[Try it]
Go from the first line below to the one with "A rule is a" and print each line exactly.
== Input records ==
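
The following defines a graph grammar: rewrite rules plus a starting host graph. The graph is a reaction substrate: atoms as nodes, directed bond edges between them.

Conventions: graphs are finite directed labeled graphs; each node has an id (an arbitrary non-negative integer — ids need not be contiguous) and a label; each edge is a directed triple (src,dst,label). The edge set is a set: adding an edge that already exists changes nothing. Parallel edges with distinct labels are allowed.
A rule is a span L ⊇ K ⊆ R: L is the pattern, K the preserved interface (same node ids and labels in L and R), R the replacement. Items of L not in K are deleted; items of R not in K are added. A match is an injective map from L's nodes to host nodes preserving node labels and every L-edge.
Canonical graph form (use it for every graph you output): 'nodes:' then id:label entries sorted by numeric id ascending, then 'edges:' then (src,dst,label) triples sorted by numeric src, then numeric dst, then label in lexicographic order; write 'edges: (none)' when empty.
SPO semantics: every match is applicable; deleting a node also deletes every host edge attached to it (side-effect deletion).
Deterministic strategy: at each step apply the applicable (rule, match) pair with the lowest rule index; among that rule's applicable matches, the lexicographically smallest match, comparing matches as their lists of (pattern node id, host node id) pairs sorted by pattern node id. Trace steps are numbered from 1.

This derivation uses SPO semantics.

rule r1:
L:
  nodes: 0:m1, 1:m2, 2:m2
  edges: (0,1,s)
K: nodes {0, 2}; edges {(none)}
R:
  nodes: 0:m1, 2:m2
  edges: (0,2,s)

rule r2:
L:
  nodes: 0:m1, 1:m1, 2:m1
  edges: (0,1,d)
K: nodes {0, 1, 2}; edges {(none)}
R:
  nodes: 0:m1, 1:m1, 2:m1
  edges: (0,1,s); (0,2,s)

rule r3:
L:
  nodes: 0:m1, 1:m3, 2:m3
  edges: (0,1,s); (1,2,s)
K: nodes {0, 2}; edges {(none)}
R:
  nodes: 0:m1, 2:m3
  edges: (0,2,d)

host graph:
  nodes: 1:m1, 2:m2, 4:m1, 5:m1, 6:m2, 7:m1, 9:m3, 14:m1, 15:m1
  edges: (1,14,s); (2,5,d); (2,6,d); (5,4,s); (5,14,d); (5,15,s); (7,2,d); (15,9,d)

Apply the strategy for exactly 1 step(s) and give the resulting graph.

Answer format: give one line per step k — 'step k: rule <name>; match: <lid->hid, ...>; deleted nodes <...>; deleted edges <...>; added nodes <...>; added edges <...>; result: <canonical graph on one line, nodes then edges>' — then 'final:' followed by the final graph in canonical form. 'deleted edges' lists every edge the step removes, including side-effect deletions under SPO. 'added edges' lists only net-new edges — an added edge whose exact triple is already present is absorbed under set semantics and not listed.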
===
[Answer box]
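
The following defines a graph grammar: rewrite rules plus a starting host graph. The graph is a reaction substrate: atoms as nodes, directed bond edges between them.

Conventions: graphs are finite directed labeled graphs; each node has an id (an arbitrary non-negative integer — ids need not be contiguous) and a label; each edge is a directed triple (src,dst,label). The edge set is a set: adding an edge that already exists changes nothing. Parallel edges with distinct labels are allowed.
A rule is a span L ⊇ K ⊆ R: L is the pattern, K the preserved interface (same node ids and labels in L and R), R the replacement. Items of L not in K are deleted; items of R not in K are added. A match is an injective map from L's nodes to host nodes preserving node labels and every L-edge.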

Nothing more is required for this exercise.